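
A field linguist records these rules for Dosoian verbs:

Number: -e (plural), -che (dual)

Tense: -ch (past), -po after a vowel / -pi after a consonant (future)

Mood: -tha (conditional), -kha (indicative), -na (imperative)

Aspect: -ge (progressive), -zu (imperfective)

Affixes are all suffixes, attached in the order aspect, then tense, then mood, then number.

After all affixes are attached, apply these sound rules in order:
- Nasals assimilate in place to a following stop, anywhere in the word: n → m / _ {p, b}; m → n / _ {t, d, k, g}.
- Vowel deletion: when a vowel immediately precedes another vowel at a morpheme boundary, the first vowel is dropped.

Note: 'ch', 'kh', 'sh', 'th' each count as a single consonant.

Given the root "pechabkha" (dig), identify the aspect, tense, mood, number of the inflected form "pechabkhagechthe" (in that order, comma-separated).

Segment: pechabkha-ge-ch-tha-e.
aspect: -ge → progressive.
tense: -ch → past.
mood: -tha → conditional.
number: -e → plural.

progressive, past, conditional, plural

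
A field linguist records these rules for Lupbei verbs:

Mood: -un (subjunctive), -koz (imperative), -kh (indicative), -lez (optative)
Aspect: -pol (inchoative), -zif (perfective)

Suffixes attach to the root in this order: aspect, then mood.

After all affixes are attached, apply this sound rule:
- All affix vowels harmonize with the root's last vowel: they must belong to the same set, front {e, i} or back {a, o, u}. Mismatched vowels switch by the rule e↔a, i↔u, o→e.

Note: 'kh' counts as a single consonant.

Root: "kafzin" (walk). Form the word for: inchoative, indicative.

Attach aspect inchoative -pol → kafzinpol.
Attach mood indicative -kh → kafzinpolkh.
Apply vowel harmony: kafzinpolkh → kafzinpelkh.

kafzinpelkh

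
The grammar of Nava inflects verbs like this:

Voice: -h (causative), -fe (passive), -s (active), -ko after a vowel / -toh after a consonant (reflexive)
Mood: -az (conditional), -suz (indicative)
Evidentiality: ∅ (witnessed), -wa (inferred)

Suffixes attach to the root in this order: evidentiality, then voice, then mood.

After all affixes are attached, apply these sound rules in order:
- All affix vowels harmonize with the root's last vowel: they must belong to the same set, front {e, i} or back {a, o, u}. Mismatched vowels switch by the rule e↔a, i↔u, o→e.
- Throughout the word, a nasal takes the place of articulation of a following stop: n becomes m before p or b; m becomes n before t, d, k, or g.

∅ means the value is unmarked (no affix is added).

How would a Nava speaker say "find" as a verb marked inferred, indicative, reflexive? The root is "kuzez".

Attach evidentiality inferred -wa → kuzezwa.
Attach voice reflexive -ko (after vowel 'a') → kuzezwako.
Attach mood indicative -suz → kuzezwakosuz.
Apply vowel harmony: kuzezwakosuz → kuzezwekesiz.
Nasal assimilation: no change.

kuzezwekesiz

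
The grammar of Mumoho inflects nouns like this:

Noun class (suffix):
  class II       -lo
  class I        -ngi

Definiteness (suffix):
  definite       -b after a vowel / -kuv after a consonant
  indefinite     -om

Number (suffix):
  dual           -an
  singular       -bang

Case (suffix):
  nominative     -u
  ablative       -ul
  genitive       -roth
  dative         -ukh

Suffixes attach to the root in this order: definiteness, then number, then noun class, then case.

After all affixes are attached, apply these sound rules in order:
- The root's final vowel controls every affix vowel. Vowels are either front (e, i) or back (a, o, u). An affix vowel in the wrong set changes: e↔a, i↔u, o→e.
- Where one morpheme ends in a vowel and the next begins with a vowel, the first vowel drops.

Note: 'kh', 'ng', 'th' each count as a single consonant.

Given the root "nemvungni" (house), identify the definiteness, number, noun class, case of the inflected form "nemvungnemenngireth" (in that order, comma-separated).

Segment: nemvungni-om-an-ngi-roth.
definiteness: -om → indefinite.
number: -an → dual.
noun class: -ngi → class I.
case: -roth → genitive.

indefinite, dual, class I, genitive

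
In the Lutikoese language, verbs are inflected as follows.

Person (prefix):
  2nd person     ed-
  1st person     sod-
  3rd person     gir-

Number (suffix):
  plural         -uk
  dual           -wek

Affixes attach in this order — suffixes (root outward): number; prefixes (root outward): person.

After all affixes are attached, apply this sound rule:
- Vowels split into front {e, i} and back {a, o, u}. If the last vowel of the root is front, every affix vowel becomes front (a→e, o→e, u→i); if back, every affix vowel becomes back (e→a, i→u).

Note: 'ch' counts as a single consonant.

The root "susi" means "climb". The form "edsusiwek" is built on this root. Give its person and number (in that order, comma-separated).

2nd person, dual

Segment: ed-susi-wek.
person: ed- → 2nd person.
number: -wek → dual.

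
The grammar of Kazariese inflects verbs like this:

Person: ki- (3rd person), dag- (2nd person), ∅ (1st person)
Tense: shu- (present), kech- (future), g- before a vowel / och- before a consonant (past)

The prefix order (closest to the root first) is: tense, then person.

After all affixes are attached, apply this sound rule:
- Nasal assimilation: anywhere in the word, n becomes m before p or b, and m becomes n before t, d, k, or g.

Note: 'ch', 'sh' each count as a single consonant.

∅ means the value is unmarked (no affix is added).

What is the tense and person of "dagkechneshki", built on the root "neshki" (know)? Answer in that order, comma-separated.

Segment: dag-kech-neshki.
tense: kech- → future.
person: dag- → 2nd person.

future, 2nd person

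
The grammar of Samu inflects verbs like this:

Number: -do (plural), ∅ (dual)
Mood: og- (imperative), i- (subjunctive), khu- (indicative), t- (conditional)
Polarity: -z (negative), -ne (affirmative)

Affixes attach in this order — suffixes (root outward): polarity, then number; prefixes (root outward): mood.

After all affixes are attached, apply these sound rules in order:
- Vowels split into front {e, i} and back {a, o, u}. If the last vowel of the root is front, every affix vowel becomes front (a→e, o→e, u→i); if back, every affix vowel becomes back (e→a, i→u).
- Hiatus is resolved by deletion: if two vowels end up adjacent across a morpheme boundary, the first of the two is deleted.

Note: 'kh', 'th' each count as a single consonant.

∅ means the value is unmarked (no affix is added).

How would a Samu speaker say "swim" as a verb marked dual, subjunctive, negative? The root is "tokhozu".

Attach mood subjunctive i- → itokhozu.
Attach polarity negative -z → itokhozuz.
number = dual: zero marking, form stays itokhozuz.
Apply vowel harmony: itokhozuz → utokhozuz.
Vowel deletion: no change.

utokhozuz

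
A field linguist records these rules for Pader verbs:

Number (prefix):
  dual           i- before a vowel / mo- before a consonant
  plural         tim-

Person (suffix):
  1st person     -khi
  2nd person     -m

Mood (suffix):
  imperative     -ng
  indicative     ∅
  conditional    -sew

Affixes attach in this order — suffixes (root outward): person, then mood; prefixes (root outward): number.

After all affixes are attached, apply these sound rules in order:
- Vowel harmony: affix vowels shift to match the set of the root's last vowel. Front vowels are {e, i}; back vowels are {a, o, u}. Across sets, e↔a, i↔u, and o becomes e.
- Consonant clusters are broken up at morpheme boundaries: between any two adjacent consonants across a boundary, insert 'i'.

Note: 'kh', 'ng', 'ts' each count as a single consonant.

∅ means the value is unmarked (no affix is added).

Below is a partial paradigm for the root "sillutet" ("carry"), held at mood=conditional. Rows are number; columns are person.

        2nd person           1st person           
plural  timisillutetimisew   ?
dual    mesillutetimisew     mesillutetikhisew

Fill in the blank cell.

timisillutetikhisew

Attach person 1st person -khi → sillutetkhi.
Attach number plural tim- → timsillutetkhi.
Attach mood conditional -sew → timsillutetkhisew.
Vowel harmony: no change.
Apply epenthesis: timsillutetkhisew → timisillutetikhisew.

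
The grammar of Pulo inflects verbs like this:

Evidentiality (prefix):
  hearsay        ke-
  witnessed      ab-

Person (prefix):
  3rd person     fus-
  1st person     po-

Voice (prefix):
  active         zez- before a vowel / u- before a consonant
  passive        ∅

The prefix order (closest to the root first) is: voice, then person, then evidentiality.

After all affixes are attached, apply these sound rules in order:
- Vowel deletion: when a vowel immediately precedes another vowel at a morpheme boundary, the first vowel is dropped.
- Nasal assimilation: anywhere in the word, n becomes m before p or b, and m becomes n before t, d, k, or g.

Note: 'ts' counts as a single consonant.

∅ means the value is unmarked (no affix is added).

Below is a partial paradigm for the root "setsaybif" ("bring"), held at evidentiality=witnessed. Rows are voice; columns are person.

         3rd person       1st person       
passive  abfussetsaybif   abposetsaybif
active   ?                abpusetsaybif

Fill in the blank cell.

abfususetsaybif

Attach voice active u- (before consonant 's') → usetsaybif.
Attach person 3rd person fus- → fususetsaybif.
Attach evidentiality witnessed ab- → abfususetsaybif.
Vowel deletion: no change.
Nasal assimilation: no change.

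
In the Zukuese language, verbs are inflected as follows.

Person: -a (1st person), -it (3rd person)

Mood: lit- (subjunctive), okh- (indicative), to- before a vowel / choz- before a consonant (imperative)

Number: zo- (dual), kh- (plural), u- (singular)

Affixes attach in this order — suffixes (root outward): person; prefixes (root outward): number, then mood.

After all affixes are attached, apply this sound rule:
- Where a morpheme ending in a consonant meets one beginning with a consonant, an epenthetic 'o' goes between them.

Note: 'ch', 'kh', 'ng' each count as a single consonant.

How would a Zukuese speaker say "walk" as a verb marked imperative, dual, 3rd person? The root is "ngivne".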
· · · ·
▸ Task brief
A single figure is required: the number of lines in the entries above that include the word "linguist".

▸ Result of the task
3